▸ **About this exercise**:
The entries shown below should be output exactly as they appear.

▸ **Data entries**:

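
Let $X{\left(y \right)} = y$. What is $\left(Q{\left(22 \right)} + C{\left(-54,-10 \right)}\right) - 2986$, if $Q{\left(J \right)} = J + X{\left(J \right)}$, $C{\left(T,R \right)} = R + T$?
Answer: $-3006$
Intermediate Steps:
$Q{\left(J \right)} = 2 J$ ($Q{\left(J \right)} = J + J = 2 J$)
$\left(Q{\left(22 \right)} + C{\left(-54,-10 \right)}\right) - 2986 = \left(2 \cdot 22 - 64\right) - 2986 = \left(44 - 64\right) - 2986 = -20 - 2986 = -3006$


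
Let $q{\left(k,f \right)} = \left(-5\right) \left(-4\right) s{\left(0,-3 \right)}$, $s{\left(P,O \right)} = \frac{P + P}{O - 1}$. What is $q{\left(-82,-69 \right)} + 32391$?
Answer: $32391$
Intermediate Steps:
$s{\left(P,O \right)} = \frac{2 P}{-1 + O}$
$q{\left(k,f \right)} = 0$ ($q{\left(k,f \right)} = \left(-5\right) \left(-4\right) 2 \cdot 0 \frac{1}{-1 - 3} = 20 \cdot 2 \cdot 0 \frac{1}{-4} = 20 \cdot 2 \cdot 0 \left(- \frac{1}{4}\right) = 20 \cdot 0 = 0$)
$q{\left(-82,-69 \right)} + 32391 = 0 + 32391 = 32391$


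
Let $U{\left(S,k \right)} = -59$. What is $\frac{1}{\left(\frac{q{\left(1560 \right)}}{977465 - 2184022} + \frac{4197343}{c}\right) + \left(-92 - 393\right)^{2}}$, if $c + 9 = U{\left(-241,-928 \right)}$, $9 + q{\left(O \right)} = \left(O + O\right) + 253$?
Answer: $\frac{82045876}{14234907375297} \approx 5.7637 \cdot 10^{-6}$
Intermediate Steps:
$q{\left(O \right)} = 244 + 2 O$ ($q{\left(O \right)} = -9 + \left(\left(O + O\right) + 253\right) = -9 + \left(2 O + 253\right) = -9 + \left(253 + 2 O\right) = 244 + 2 O$)
$c = -68$ ($c = -9 - 59 = -68$)
$\frac{1}{\left(\frac{q{\left(1560 \right)}}{977465 - 2184022} + \frac{4197343}{c}\right) + \left(-92 - 393\right)^{2}} = \frac{1}{\left(\frac{244 + 2 \cdot 1560}{977465 - 2184022} + \frac{4197343}{-68}\right) + \left(-92 - 393\right)^{2}} = \frac{1}{\left(\frac{244 + 3120}{977465 - 2184022} + 4197343 \left(- \frac{1}{68}\right)\right) + \left(-485\right)^{2}} = \frac{1}{\left(\frac{3364}{-1206557} - \frac{4197343}{68}\right) + 235225} = \frac{1}{\left(3364 \left(- \frac{1}{1206557}\right) - \frac{4197343}{68}\right) + 235225} = \frac{1}{\left(- \frac{3364}{1206557} - \frac{4197343}{68}\right) + 235225} = \frac{1}{- \frac{5064333806803}{82045876} + 235225} = \frac{1}{\frac{14234907375297}{82045876}} = \frac{82045876}{14234907375297}$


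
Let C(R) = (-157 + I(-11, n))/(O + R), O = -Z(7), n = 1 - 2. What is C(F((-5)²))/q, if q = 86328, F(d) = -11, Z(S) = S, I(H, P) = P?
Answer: 79/776952 ≈ 0.00010168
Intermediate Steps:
n = -1
O = -7 (O = -1*7 = -7)
C(R) = -158/(-7 + R) (C(R) = (-157 - 1)/(-7 + R) = -158/(-7 + R))
C(F((-5)²))/q = -158/(-7 - 11)/86328 = -158/(-18)*(1/86328) = -158*(-1/18)*(1/86328) = (79/9)*(1/86328) = 79/776952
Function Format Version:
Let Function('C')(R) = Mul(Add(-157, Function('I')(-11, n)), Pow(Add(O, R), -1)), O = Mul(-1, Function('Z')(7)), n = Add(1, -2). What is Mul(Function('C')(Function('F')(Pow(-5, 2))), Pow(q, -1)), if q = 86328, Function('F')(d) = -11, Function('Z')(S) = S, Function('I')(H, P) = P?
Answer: Rational(79, 776952) ≈ 0.00010168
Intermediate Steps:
n = -1
O = -7 (O = Mul(-1, 7) = -7)
Function('C')(R) = Mul(-158, Pow(Add(-7, R), -1)) (Function('C')(R) = Mul(Add(-157, -1), Pow(Add(-7, R), -1)) = Mul(-158, Pow(Add(-7, R), -1)))
Mul(Function('C')(Function('F')(Pow(-5, 2))), Pow(q, -1)) = Mul(Mul(-158, Pow(Add(-7, -11), -1)), Pow(86328, -1)) = Mul(Mul(-158, Pow(-18, -1)), Rational(1, 86328)) = Mul(Mul(-158, Rational(-1, 18)), Rational(1, 86328)) = Mul(Rational(79, 9), Rational(1, 86328)) = Rational(79, 776952)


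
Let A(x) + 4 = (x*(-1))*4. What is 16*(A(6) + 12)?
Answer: -256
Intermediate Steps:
A(x) = -4 - 4*x (A(x) = -4 + (x*(-1))*4 = -4 - x*4 = -4 - 4*x)
16*(A(6) + 12) = 16*((-4 - 4*6) + 12) = 16*((-4 - 24) + 12) = 16*(-28 + 12) = 16*(-16) = -256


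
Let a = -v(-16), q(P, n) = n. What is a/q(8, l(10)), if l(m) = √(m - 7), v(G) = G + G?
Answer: 32*√3/3 ≈ 18.475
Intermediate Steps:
v(G) = 2*G
l(m) = √(-7 + m)
a = 32 (a = -2*(-16) = -1*(-32) = 32)
a/q(8, l(10)) = 32/(√(-7 + 10)) = 32/(√3) = 32*(√3/3) = 32*√3/3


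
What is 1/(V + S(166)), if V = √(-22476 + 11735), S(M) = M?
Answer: 166/38297 - I*√10741/38297 ≈ 0.0043345 - 0.0027062*I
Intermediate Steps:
V = I*√10741 (V = √(-10741) = I*√10741 ≈ 103.64*I)
1/(V + S(166)) = 1/(I*√10741 + 166) = 1/(166 + I*√10741)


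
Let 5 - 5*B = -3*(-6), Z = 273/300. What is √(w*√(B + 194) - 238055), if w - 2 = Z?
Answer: √(-595137500 + 1455*√4785)/50 ≈ 487.87*I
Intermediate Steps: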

▸ **Response to this exercise**:
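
Let $X{\left(y \right)} = y$. What is $\left(Q{\left(22 \right)} + C{\left(-54,-10 \right)}\right) - 2986$, if $Q{\left(J \right)} = J + X{\left(J \right)}$, $C{\left(T,R \right)} = R + T$?
Answer: $-3006$
Intermediate Steps:
$Q{\left(J \right)} = 2 J$ ($Q{\left(J \right)} = J + J = 2 J$)
$\left(Q{\left(22 \right)} + C{\left(-54,-10 \right)}\right) - 2986 = \left(2 \cdot 22 - 64\right) - 2986 = \left(44 - 64\right) - 2986 = -20 - 2986 = -3006$


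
Let $q{\left(k,f \right)} = \left(-5\right) \left(-4\right) s{\left(0,-3 \right)}$, $s{\left(P,O \right)} = \frac{P + P}{O - 1}$. What is $q{\left(-82,-69 \right)} + 32391$?
Answer: $32391$
Intermediate Steps:
$s{\left(P,O \right)} = \frac{2 P}{-1 + O}$
$q{\left(k,f \right)} = 0$ ($q{\left(k,f \right)} = \left(-5\right) \left(-4\right) 2 \cdot 0 \frac{1}{-1 - 3} = 20 \cdot 2 \cdot 0 \frac{1}{-4} = 20 \cdot 2 \cdot 0 \left(- \frac{1}{4}\right) = 20 \cdot 0 = 0$)
$q{\left(-82,-69 \right)} + 32391 = 0 + 32391 = 32391$


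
Let $U{\left(S,k \right)} = -59$. What is $\frac{1}{\left(\frac{q{\left(1560 \right)}}{977465 - 2184022} + \frac{4197343}{c}\right) + \left(-92 - 393\right)^{2}}$, if $c + 9 = U{\left(-241,-928 \right)}$, $9 + q{\left(O \right)} = \left(O + O\right) + 253$?
Answer: $\frac{82045876}{14234907375297} \approx 5.7637 \cdot 10^{-6}$
Intermediate Steps:
$q{\left(O \right)} = 244 + 2 O$ ($q{\left(O \right)} = -9 + \left(\left(O + O\right) + 253\right) = -9 + \left(2 O + 253\right) = -9 + \left(253 + 2 O\right) = 244 + 2 O$)
$c = -68$ ($c = -9 - 59 = -68$)
$\frac{1}{\left(\frac{q{\left(1560 \right)}}{977465 - 2184022} + \frac{4197343}{c}\right) + \left(-92 - 393\right)^{2}} = \frac{1}{\left(\frac{244 + 2 \cdot 1560}{977465 - 2184022} + \frac{4197343}{-68}\right) + \left(-92 - 393\right)^{2}} = \frac{1}{\left(\frac{244 + 3120}{977465 - 2184022} + 4197343 \left(- \frac{1}{68}\right)\right) + \left(-485\right)^{2}} = \frac{1}{\left(\frac{3364}{-1206557} - \frac{4197343}{68}\right) + 235225} = \frac{1}{\left(3364 \left(- \frac{1}{1206557}\right) - \frac{4197343}{68}\right) + 235225} = \frac{1}{\left(- \frac{3364}{1206557} - \frac{4197343}{68}\right) + 235225} = \frac{1}{- \frac{5064333806803}{82045876} + 235225} = \frac{1}{\frac{14234907375297}{82045876}} = \frac{82045876}{14234907375297}$


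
Let C(R) = (-157 + I(-11, n))/(O + R), O = -Z(7), n = 1 - 2. What is C(F((-5)²))/q, if q = 86328, F(d) = -11, Z(S) = S, I(H, P) = P?
Answer: 79/776952 ≈ 0.00010168
Intermediate Steps:
n = -1
O = -7 (O = -1*7 = -7)
C(R) = -158/(-7 + R) (C(R) = (-157 - 1)/(-7 + R) = -158/(-7 + R))
C(F((-5)²))/q = -158/(-7 - 11)/86328 = -158/(-18)*(1/86328) = -158*(-1/18)*(1/86328) = (79/9)*(1/86328) = 79/776952
Function Format Version:
Let Function('C')(R) = Mul(Add(-157, Function('I')(-11, n)), Pow(Add(O, R), -1)), O = Mul(-1, Function('Z')(7)), n = Add(1, -2). What is Mul(Function('C')(Function('F')(Pow(-5, 2))), Pow(q, -1)), if q = 86328, Function('F')(d) = -11, Function('Z')(S) = S, Function('I')(H, P) = P?
Answer: Rational(79, 776952) ≈ 0.00010168
Intermediate Steps:
n = -1
O = -7 (O = Mul(-1, 7) = -7)
Function('C')(R) = Mul(-158, Pow(Add(-7, R), -1)) (Function('C')(R) = Mul(Add(-157, -1), Pow(Add(-7, R), -1)) = Mul(-158, Pow(Add(-7, R), -1)))
Mul(Function('C')(Function('F')(Pow(-5, 2))), Pow(q, -1)) = Mul(Mul(-158, Pow(Add(-7, -11), -1)), Pow(86328, -1)) = Mul(Mul(-158, Pow(-18, -1)), Rational(1, 86328)) = Mul(Mul(-158, Rational(-1, 18)), Rational(1, 86328)) = Mul(Rational(79, 9), Rational(1, 86328)) = Rational(79, 776952)


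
Let A(x) + 4 = (x*(-1))*4. What is 16*(A(6) + 12)?
Answer: -256
Intermediate Steps:
A(x) = -4 - 4*x (A(x) = -4 + (x*(-1))*4 = -4 - x*4 = -4 - 4*x)
16*(A(6) + 12) = 16*((-4 - 4*6) + 12) = 16*((-4 - 24) + 12) = 16*(-28 + 12) = 16*(-16) = -256


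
Let a = -v(-16), q(P, n) = n. What is a/q(8, l(10)), if l(m) = √(m - 7), v(G) = G + G?
Answer: 32*√3/3 ≈ 18.475
Intermediate Steps:
v(G) = 2*G
l(m) = √(-7 + m)
a = 32 (a = -2*(-16) = -1*(-32) = 32)
a/q(8, l(10)) = 32/(√(-7 + 10)) = 32/(√3) = 32*(√3/3) = 32*√3/3


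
What is 1/(V + S(166)), if V = √(-22476 + 11735), S(M) = M?
Answer: 166/38297 - I*√10741/38297 ≈ 0.0043345 - 0.0027062*I
Intermediate Steps:
V = I*√10741 (V = √(-10741) = I*√10741 ≈ 103.64*I)
1/(V + S(166)) = 1/(I*√10741 + 166) = 1/(166 + I*√10741)


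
Let 5 - 5*B = -3*(-6), Z = 273/300. What is √(w*√(B + 194) - 238055), if w - 2 = Z?
Answer: √(-595137500 + 1455*√4785)/50 ≈ 487.87*I
Intermediate Steps: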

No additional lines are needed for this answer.